* _Problem to solve_:
Please copy exactly the lines from the top of the data through the line containing "(-63 / 131 / 842) / 98 = -9/1544228 = 0.00", and nothing else.

Working data: Begin

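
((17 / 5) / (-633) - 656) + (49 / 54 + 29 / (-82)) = -765492118/1167885 = -655.45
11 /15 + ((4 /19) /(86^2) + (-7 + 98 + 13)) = 55190816/526965 = 104.73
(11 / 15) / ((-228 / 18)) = -11/190 = -0.06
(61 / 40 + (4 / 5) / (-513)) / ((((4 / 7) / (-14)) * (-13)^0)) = -1531789/41040 = -37.32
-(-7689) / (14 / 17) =9336.64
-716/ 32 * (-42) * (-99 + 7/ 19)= -3522183/38 = -92689.03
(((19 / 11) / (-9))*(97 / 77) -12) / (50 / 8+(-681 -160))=0.01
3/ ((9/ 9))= 3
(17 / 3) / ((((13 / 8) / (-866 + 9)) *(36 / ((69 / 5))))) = -670174/585 = -1145.60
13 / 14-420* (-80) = 470413/14 = 33600.93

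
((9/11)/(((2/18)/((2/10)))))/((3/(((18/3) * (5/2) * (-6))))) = -486/11 = -44.18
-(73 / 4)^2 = -5329/16 = -333.06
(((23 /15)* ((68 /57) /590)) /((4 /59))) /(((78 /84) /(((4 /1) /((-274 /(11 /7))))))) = -8602/7613775 = 0.00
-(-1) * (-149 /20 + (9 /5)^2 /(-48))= -3007/400 = -7.52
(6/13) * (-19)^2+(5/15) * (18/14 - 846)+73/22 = -223499/2002 = -111.64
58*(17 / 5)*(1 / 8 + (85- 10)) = 14814.65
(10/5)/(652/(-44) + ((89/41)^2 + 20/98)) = -906059/4485909 = -0.20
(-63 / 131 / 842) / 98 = -9/1544228 = 0.00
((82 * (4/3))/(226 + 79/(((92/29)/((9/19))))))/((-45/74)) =-42427456/56115045 = -0.76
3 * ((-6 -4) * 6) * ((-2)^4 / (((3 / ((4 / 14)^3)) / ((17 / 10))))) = -13056/343 = -38.06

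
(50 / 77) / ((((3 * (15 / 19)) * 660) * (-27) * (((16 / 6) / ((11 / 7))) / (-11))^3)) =278179/66382848 = 0.00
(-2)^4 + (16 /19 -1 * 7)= 187/19 = 9.84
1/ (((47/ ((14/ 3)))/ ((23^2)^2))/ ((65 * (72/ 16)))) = 8127297.13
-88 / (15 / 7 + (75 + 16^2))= -14/53 = -0.26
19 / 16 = 1.19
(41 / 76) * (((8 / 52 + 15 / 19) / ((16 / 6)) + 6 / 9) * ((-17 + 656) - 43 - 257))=186.61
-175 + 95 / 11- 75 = -2655/11 = -241.36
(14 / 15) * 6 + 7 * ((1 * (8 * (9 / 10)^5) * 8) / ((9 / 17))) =505.29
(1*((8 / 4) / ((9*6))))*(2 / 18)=1/243 = 0.00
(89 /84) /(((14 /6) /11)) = 979/196 = 4.99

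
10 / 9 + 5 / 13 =175/117 = 1.50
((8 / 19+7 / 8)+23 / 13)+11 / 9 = 76249/17784 = 4.29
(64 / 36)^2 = 3.16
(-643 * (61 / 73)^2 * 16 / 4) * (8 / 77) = -76563296/410333 = -186.59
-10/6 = -5/3 = -1.67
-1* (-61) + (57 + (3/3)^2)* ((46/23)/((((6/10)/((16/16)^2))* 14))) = 1571/21 = 74.81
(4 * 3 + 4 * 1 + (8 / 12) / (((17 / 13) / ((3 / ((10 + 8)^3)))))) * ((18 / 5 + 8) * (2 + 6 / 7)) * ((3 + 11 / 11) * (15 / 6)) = 460035700/86751 = 5302.94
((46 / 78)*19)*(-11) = -4807/39 = -123.26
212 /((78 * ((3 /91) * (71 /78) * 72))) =4823/3834 = 1.26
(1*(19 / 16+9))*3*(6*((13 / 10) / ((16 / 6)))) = 57213/640 = 89.40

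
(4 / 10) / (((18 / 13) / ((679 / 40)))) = 8827/1800 = 4.90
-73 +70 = -3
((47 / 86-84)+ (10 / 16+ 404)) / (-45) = -110483/15480 = -7.14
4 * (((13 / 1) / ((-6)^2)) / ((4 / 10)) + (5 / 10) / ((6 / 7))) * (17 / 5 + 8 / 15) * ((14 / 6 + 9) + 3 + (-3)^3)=-119947/405 = -296.17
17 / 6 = 2.83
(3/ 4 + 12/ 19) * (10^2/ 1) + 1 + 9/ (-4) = 10405/76 = 136.91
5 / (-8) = -5/8 = -0.62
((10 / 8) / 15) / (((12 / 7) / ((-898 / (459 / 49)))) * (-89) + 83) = 154007/156332244 = 0.00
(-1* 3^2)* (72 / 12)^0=-9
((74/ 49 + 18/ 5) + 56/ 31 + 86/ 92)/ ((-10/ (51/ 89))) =-139895907/310939300 = -0.45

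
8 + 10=18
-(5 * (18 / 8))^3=-91125/64 = -1423.83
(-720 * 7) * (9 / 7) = -6480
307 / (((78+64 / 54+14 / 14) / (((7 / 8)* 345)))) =4003587/3464 = 1155.77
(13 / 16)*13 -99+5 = -1335/16 = -83.44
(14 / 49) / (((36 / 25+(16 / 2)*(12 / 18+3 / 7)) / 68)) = 2550/1339 = 1.90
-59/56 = -1.05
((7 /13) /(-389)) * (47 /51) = -329/257907 = 0.00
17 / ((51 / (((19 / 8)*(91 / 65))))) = 133/120 = 1.11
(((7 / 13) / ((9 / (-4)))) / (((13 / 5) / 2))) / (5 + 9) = -0.01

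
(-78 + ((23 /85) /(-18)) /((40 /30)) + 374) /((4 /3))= 603817/2720 = 221.99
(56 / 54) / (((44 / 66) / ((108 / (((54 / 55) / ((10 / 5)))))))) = 3080/9 = 342.22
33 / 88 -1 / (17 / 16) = -77/136 = -0.57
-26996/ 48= -6749/12 = -562.42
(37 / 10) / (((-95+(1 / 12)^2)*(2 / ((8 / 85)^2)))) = -85248/494153875 = 0.00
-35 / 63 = -5/9 = -0.56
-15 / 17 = -0.88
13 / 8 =1.62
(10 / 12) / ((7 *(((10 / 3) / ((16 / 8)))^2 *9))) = 1/210 = 0.00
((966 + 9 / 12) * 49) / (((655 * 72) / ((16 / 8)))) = 63161/31440 = 2.01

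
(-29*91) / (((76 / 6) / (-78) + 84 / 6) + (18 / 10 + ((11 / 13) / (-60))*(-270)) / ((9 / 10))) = -308763/2348 = -131.50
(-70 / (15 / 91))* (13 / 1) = -16562/3 = -5520.67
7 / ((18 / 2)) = 0.78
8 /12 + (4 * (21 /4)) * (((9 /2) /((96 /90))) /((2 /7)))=59663/192 = 310.74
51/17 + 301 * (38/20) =5749/10 = 574.90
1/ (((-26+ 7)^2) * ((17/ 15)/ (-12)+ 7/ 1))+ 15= 6731025/448723 = 15.00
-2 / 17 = -0.12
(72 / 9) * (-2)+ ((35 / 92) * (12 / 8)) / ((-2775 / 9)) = -544703/34040 = -16.00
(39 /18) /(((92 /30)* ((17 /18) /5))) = 3.74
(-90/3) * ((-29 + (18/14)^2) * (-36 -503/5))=-5491320/49 = -112067.76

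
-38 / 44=-0.86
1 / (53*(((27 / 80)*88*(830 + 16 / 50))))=125/163375839 = 0.00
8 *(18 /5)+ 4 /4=149/5 = 29.80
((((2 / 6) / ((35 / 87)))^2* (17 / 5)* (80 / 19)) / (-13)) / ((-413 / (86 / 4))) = 4918168/124963475 = 0.04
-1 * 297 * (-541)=160677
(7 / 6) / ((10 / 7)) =49/60 = 0.82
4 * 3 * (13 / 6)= 26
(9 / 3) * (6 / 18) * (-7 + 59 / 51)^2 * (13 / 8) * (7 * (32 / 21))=4617808/7803 = 591.80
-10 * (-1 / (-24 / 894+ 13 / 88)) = 26224/317 = 82.73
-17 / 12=-1.42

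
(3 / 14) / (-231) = -1/1078 = 0.00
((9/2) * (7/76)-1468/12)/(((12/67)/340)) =-316613525/1368 = -231442.64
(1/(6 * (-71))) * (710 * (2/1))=-10/3 = -3.33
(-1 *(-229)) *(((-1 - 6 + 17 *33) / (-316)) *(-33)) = 2093289/158 = 13248.66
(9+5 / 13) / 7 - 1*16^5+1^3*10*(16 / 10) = -95418838/91 = -1048558.66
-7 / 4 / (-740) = 7/2960 = 0.00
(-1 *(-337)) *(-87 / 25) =-29319/25 = -1172.76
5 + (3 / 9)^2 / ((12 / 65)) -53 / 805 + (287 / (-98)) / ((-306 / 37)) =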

Working data: End

* _Answer_:
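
((17 / 5) / (-633) - 656) + (49 / 54 + 29 / (-82)) = -765492118/1167885 = -655.45
11 /15 + ((4 /19) /(86^2) + (-7 + 98 + 13)) = 55190816/526965 = 104.73
(11 / 15) / ((-228 / 18)) = -11/190 = -0.06
(61 / 40 + (4 / 5) / (-513)) / ((((4 / 7) / (-14)) * (-13)^0)) = -1531789/41040 = -37.32
-(-7689) / (14 / 17) =9336.64
-716/ 32 * (-42) * (-99 + 7/ 19)= -3522183/38 = -92689.03
(((19 / 11) / (-9))*(97 / 77) -12) / (50 / 8+(-681 -160))=0.01
3/ ((9/ 9))= 3
(17 / 3) / ((((13 / 8) / (-866 + 9)) *(36 / ((69 / 5))))) = -670174/585 = -1145.60
13 / 14-420* (-80) = 470413/14 = 33600.93

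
((9/11)/(((2/18)/((2/10)))))/((3/(((18/3) * (5/2) * (-6))))) = -486/11 = -44.18
-(73 / 4)^2 = -5329/16 = -333.06
(((23 /15)* ((68 /57) /590)) /((4 /59))) /(((78 /84) /(((4 /1) /((-274 /(11 /7))))))) = -8602/7613775 = 0.00
-(-1) * (-149 /20 + (9 /5)^2 /(-48))= -3007/400 = -7.52
(6/13) * (-19)^2+(5/15) * (18/14 - 846)+73/22 = -223499/2002 = -111.64
58*(17 / 5)*(1 / 8 + (85- 10)) = 14814.65
(10/5)/(652/(-44) + ((89/41)^2 + 20/98)) = -906059/4485909 = -0.20
(-63 / 131 / 842) / 98 = -9/1544228 = 0.00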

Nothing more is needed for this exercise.